Dataset entries

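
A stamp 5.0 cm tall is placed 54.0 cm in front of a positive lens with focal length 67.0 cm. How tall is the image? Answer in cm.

1/d_i = 1/f − 1/d_o = 1/(67.00) − 1/(54.0) = -0.003593, so d_i = -278.3 cm.
m = −d_i/d_o = +5.154.
|h_i| = |m|·h_o = 5.154 × 5.0 = 25.8 cm. The image is virtual, upright and enlarged, on the same side as the object.

25.8 cm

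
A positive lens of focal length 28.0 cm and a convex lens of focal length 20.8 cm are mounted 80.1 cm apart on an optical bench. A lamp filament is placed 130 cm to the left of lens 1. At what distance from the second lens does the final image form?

Lens 1: 1/d_i1 = 1/f₁ − 1/d_o1 = 1/(28.0) − 1/(130) = 0.02802, so d_i1 = 35.69 cm.
The intermediate image is 35.69 cm to the right of lens 1, which is 80.1 − (35.69) = 44.41 cm to the left of lens 2, so d_o2 = +44.41 cm.
Lens 2: 1/d_i2 = 1/f₂ − 1/d_o2 = 1/(20.8) − 1/(44.41) = 0.02556, so d_i2 = 39.1 cm.
The final image is real, 39.1 cm to the right of lens 2 (overall magnification ≈ 0.24).

39.1 cm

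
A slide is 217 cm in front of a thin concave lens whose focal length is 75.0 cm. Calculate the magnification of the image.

m = +0.257

For a concave lens, f = -75.0 cm.
1/d_i = 1/f − 1/d_o = 1/(-75.00) − 1/(217) = -0.01794, so d_i = -55.74 cm.
m = −d_i/d_o = −(-55.74)/(217) = +0.257.
The image is virtual, upright and reduced, on the same side as the object.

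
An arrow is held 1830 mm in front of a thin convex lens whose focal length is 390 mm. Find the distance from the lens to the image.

Lens equation: 1/d_i = 1/f − 1/d_o = 1/(390.0) − 1/(1830) = 0.002564 − 0.0005464 = 0.002018, so d_i = 496 mm.
The image is real, inverted and reduced, on the far side of the lens.

496 mm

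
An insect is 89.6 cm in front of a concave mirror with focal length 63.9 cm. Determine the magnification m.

m = -2.49

1/d_i = 1/f − 1/d_o = 1/(63.90) − 1/(89.6) = 0.004489, so d_i = 222.8 cm.
m = −d_i/d_o = −(222.8)/(89.6) = -2.49.
The image is real, inverted and enlarged, in front of the mirror.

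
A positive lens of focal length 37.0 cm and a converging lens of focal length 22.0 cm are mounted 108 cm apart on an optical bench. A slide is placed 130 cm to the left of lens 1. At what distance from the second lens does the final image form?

36.1 cm

Lens 1: 1/d_i1 = 1/f₁ − 1/d_o1 = 1/(37.0) − 1/(130) = 0.01933, so d_i1 = 51.72 cm.
The intermediate image is 51.72 cm to the right of lens 1, which is 108 − (51.72) = 56.28 cm to the left of lens 2, so d_o2 = +56.28 cm.
Lens 2: 1/d_i2 = 1/f₂ − 1/d_o2 = 1/(22.0) − 1/(56.28) = 0.02769, so d_i2 = 36.1 cm.
The final image is real, 36.1 cm to the right of lens 2 (overall magnification ≈ 0.26).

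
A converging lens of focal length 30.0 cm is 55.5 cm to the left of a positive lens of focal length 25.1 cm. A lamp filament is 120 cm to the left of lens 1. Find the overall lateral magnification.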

Your task -> What you write must match the records above line for line.

Solution to this exercise ->
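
A stamp 5.0 cm tall is placed 54.0 cm in front of a positive lens with focal length 67.0 cm. How tall is the image? Answer in cm.

1/d_i = 1/f − 1/d_o = 1/(67.00) − 1/(54.0) = -0.003593, so d_i = -278.3 cm.
m = −d_i/d_o = +5.154.
|h_i| = |m|·h_o = 5.154 × 5.0 = 25.8 cm. The image is virtual, upright and enlarged, on the same side as the object.

25.8 cm

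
A positive lens of focal length 28.0 cm and a convex lens of focal length 20.8 cm are mounted 80.1 cm apart on an optical bench. A lamp filament is placed 130 cm to the left of lens 1. At what distance from the second lens does the final image form?

Lens 1: 1/d_i1 = 1/f₁ − 1/d_o1 = 1/(28.0) − 1/(130) = 0.02802, so d_i1 = 35.69 cm.
The intermediate image is 35.69 cm to the right of lens 1, which is 80.1 − (35.69) = 44.41 cm to the left of lens 2, so d_o2 = +44.41 cm.
Lens 2: 1/d_i2 = 1/f₂ − 1/d_o2 = 1/(20.8) − 1/(44.41) = 0.02556, so d_i2 = 39.1 cm.
The final image is real, 39.1 cm to the right of lens 2 (overall magnification ≈ 0.24).

39.1 cm

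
A slide is 217 cm in front of a thin concave lens whose focal length is 75.0 cm. Calculate the magnification of the image.

m = +0.257

For a concave lens, f = -75.0 cm.
1/d_i = 1/f − 1/d_o = 1/(-75.00) − 1/(217) = -0.01794, so d_i = -55.74 cm.
m = −d_i/d_o = −(-55.74)/(217) = +0.257.
The image is virtual, upright and reduced, on the same side as the object.

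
An arrow is held 1830 mm in front of a thin convex lens whose focal length is 390 mm. Find the distance from the lens to the image.

Lens equation: 1/d_i = 1/f − 1/d_o = 1/(390.0) − 1/(1830) = 0.002564 − 0.0005464 = 0.002018, so d_i = 496 mm.
The image is real, inverted and reduced, on the far side of the lens.

496 mm

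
An insect is 89.6 cm in front of a concave mirror with focal length 63.9 cm. Determine the magnification m.

m = -2.49

1/d_i = 1/f − 1/d_o = 1/(63.90) − 1/(89.6) = 0.004489, so d_i = 222.8 cm.
m = −d_i/d_o = −(222.8)/(89.6) = -2.49.
The image is real, inverted and enlarged, in front of the mirror.

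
A positive lens of focal length 37.0 cm and a converging lens of focal length 22.0 cm are mounted 108 cm apart on an optical bench. A slide is placed 130 cm to the left of lens 1. At what distance from the second lens does the final image form?

36.1 cm

Lens 1: 1/d_i1 = 1/f₁ − 1/d_o1 = 1/(37.0) − 1/(130) = 0.01933, so d_i1 = 51.72 cm.
The intermediate image is 51.72 cm to the right of lens 1, which is 108 − (51.72) = 56.28 cm to the left of lens 2, so d_o2 = +56.28 cm.
Lens 2: 1/d_i2 = 1/f₂ − 1/d_o2 = 1/(22.0) − 1/(56.28) = 0.02769, so d_i2 = 36.1 cm.
The final image is real, 36.1 cm to the right of lens 2 (overall magnification ≈ 0.26).

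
A converging lens of focal length 30.0 cm is 55.5 cm to the left of a positive lens of focal length 25.1 cm. A lamp filament is 120 cm to the left of lens 1. Find the overall lateral magnification.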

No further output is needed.